* **Problem description**:
Go over the data below line by line, and state how many lines contain the string "domains". Give the number only.

Saved data entries:
▼

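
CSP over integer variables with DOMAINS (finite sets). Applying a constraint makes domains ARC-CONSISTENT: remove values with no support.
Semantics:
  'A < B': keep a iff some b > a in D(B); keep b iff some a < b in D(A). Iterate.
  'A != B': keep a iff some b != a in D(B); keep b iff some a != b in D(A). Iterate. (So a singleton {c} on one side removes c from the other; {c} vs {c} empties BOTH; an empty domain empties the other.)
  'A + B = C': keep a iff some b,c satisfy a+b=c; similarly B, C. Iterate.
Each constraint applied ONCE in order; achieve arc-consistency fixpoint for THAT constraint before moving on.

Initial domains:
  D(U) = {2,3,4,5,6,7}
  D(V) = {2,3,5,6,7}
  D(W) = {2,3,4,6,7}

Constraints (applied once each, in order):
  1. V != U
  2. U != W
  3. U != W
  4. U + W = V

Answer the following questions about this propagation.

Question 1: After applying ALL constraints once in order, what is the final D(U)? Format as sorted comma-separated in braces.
Answer: {2,3,4,5}

Derivation:
Constraint 1 (V != U) on D(V)={2,3,5,6,7} D(U)={2,3,4,5,6,7}: no change
Constraint 2 (U != W) on D(U)={2,3,4,5,6,7} D(W)={2,3,4,6,7}: no change
Constraint 3 (U != W) on D(U)={2,3,4,5,6,7} D(W)={2,3,4,6,7}: no change
Constraint 4 (U + W = V) on D(U)={2,3,4,5,6,7} D(W)={2,3,4,6,7} D(V)={2,3,5,6,7}: U {2,3,4,5,6,7}->{2,3,4,5}; W {2,3,4,6,7}->{2,3,4}; V {2,3,5,6,7}->{5,6,7}
So after all 4 constraints: D(U) = {2,3,4,5}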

▲

* **Answer to the exercise**:
2